HOW TO COMPLETE THIS TASK =>
The answer must be every entry, retyped without a single difference.

'''

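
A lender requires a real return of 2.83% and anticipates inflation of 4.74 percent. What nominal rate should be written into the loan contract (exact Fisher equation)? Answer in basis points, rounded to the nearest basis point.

770 basis points

(1 + i) = (1 + r)(1 + π) = 1.02830 × 1.04740 = 1.07704142
i = 1.07704142 − 1, so the required nominal rate is 770 basis points.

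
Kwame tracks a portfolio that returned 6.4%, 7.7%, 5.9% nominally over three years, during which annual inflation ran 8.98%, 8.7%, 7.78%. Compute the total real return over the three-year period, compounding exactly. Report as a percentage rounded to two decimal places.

-4.95%

Compound the nominal returns: 1.0640 × 1.0770 × 1.0590 = 1.213538.
Compound inflation: 1.0898 × 1.0870 × 1.0778 = 1.276775.
Deflate: 1.213538 / 1.276775 = 0.950471.
Total real return = 0.950471 − 1 → -4.95%.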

'''

ANSWER SECTION =>
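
A lender requires a real return of 2.83% and anticipates inflation of 4.74 percent. What nominal rate should be written into the loan contract (exact Fisher equation)? Answer in basis points, rounded to the nearest basis point.

770 basis points

(1 + i) = (1 + r)(1 + π) = 1.02830 × 1.04740 = 1.07704142
i = 1.07704142 − 1, so the required nominal rate is 770 basis points.

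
Kwame tracks a portfolio that returned 6.4%, 7.7%, 5.9% nominally over three years, during which annual inflation ran 8.98%, 8.7%, 7.78%. Compute the total real return over the three-year period, compounding exactly. Report as a percentage rounded to two decimal places.

-4.95%

Compound the nominal returns: 1.0640 × 1.0770 × 1.0590 = 1.213538.
Compound inflation: 1.0898 × 1.0870 × 1.0778 = 1.276775.
Deflate: 1.213538 / 1.276775 = 0.950471.
Total real return = 0.950471 − 1 → -4.95%.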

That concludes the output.